*Work instructions*. Repeat the lines below exactly as written, please, from the line with "Gather a: -3*a^3" to the line with "Gather l: 90*l^2", both lines included, and no others.

*Record extracts*.
* * * * * * *

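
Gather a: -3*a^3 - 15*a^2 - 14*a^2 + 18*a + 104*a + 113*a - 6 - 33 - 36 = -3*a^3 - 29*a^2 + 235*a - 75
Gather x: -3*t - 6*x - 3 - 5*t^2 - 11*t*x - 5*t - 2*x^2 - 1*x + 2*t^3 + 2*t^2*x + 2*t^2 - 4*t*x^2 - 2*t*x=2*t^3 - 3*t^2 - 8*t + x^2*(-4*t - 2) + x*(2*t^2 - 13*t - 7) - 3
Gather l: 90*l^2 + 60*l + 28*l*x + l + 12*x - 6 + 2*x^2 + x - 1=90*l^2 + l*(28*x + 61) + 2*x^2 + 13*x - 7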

* * * * * * *

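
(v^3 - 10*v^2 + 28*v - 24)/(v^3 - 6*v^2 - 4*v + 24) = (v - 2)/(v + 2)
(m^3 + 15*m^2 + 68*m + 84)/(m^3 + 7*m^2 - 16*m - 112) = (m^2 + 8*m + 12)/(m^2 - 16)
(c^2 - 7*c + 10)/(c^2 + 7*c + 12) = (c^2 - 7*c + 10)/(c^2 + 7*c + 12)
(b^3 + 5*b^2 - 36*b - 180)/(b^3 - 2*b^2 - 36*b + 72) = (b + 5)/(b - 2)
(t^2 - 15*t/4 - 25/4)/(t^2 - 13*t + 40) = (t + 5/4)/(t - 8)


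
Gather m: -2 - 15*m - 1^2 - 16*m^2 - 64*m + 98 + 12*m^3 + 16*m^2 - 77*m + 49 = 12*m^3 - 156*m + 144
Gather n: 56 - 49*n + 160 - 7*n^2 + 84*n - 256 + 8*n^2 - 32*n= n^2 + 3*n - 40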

* * * * * * *

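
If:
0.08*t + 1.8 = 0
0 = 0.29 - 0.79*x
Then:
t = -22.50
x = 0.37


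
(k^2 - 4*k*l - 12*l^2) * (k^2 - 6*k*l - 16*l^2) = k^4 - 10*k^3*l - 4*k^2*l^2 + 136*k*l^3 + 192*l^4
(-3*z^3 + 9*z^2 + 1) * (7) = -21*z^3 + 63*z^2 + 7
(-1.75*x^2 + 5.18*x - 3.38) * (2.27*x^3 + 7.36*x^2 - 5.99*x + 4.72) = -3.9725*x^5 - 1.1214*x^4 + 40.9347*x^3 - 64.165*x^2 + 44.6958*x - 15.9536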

* * * * * * *

*Task result*.
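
Gather a: -3*a^3 - 15*a^2 - 14*a^2 + 18*a + 104*a + 113*a - 6 - 33 - 36 = -3*a^3 - 29*a^2 + 235*a - 75
Gather x: -3*t - 6*x - 3 - 5*t^2 - 11*t*x - 5*t - 2*x^2 - 1*x + 2*t^3 + 2*t^2*x + 2*t^2 - 4*t*x^2 - 2*t*x=2*t^3 - 3*t^2 - 8*t + x^2*(-4*t - 2) + x*(2*t^2 - 13*t - 7) - 3
Gather l: 90*l^2 + 60*l + 28*l*x + l + 12*x - 6 + 2*x^2 + x - 1=90*l^2 + l*(28*x + 61) + 2*x^2 + 13*x - 7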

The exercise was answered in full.